**BRIEF**
Copy exactly the lines of the data below that run from the line holding "(2 3 10 5) *" through the line holding "((1 5 7 10)", both ends included.

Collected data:
----
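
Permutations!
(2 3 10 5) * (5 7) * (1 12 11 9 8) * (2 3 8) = [0, 12, 8, 10, 4, 3, 6, 5, 1, 2, 7, 9, 11] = (1 12 11 9 2 8)(3 10 7 5)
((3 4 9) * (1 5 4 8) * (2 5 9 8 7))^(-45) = (1 7 4 9 2 8 3 5)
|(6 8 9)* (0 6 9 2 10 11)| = 6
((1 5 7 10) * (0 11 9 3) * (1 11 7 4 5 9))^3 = ((0 7 10 11 1 9 3)(4 5))^3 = (0 11 3 10 9 7 1)(4 5)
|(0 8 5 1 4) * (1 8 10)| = 4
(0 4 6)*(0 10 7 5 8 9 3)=(0 4 6 10 7 5 8 9 3)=[4, 1, 2, 0, 6, 8, 10, 5, 9, 3, 7]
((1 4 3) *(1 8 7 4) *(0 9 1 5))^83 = ((0 9 1 5)(3 8 7 4))^83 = (0 5 1 9)(3 4 7 8)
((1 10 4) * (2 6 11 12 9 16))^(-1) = (1 4 10)(2 16 9 12 11 6)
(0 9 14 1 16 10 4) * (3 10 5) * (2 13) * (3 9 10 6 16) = [10, 3, 13, 6, 0, 9, 16, 7, 8, 14, 4, 11, 12, 2, 1, 15, 5] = (0 10 4)(1 3 6 16 5 9 14)(2 13)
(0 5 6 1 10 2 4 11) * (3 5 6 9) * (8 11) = (0 6 1 10 2 4 8 11)(3 5 9) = [6, 10, 4, 5, 8, 9, 1, 7, 11, 3, 2, 0]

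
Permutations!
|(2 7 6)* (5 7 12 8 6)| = |(2 12 8 6)(5 7)| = 4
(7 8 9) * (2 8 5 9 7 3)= (2 8 7 5 9 3)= [0, 1, 8, 2, 4, 9, 6, 5, 7, 3]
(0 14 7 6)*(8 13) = (0 14 7 6)(8 13) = [14, 1, 2, 3, 4, 5, 0, 6, 13, 9, 10, 11, 12, 8, 7]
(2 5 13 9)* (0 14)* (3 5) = [14, 1, 3, 5, 4, 13, 6, 7, 8, 2, 10, 11, 12, 9, 0] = (0 14)(2 3 5 13 9)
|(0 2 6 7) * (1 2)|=5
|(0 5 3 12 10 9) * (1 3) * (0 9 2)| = 7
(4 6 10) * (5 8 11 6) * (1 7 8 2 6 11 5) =(11)(1 7 8 5 2 6 10 4) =[0, 7, 6, 3, 1, 2, 10, 8, 5, 9, 4, 11]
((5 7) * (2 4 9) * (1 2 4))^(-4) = (9)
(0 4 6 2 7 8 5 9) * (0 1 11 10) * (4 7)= (0 7 8 5 9 1 11 10)(2 4 6)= [7, 11, 4, 3, 6, 9, 2, 8, 5, 1, 0, 10]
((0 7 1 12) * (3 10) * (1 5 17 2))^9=((0 7 5 17 2 1 12)(3 10))^9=(0 5 2 12 7 17 1)(3 10)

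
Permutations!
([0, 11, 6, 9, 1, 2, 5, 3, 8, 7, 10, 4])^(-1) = (1 4 11)(2 5 6)(3 7 9)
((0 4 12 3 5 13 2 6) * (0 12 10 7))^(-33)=((0 4 10 7)(2 6 12 3 5 13))^(-33)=(0 7 10 4)(2 3)(5 6)(12 13)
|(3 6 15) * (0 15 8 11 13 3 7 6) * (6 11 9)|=6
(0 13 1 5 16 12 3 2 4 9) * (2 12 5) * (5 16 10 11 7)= (16)(0 13 1 2 4 9)(3 12)(5 10 11 7)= [13, 2, 4, 12, 9, 10, 6, 5, 8, 0, 11, 7, 3, 1, 14, 15, 16]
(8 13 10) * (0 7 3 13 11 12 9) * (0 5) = (0 7 3 13 10 8 11 12 9 5) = [7, 1, 2, 13, 4, 0, 6, 3, 11, 5, 8, 12, 9, 10]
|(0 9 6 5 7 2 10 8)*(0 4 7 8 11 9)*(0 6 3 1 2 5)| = 12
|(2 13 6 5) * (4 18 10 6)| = |(2 13 4 18 10 6 5)| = 7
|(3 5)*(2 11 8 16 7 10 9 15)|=|(2 11 8 16 7 10 9 15)(3 5)|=8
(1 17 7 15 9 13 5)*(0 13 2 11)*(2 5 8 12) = (0 13 8 12 2 11)(1 17 7 15 9 5) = [13, 17, 11, 3, 4, 1, 6, 15, 12, 5, 10, 0, 2, 8, 14, 9, 16, 7]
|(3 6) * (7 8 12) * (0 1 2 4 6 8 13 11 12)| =28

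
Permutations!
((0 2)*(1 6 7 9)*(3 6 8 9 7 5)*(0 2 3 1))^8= ((0 3 6 5 1 8 9))^8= (0 3 6 5 1 8 9)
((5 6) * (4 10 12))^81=(12)(5 6)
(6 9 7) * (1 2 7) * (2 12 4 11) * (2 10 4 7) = (1 12 7 6 9)(4 11 10) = [0, 12, 2, 3, 11, 5, 9, 6, 8, 1, 4, 10, 7]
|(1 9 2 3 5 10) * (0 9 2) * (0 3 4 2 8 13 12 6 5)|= |(0 9 3)(1 8 13 12 6 5 10)(2 4)|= 42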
----
**SOLUTION**
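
(2 3 10 5) * (5 7) * (1 12 11 9 8) * (2 3 8) = [0, 12, 8, 10, 4, 3, 6, 5, 1, 2, 7, 9, 11] = (1 12 11 9 2 8)(3 10 7 5)
((3 4 9) * (1 5 4 8) * (2 5 9 8 7))^(-45) = (1 7 4 9 2 8 3 5)
|(6 8 9)* (0 6 9 2 10 11)| = 6
((1 5 7 10) * (0 11 9 3) * (1 11 7 4 5 9))^3 = ((0 7 10 11 1 9 3)(4 5))^3 = (0 11 3 10 9 7 1)(4 5)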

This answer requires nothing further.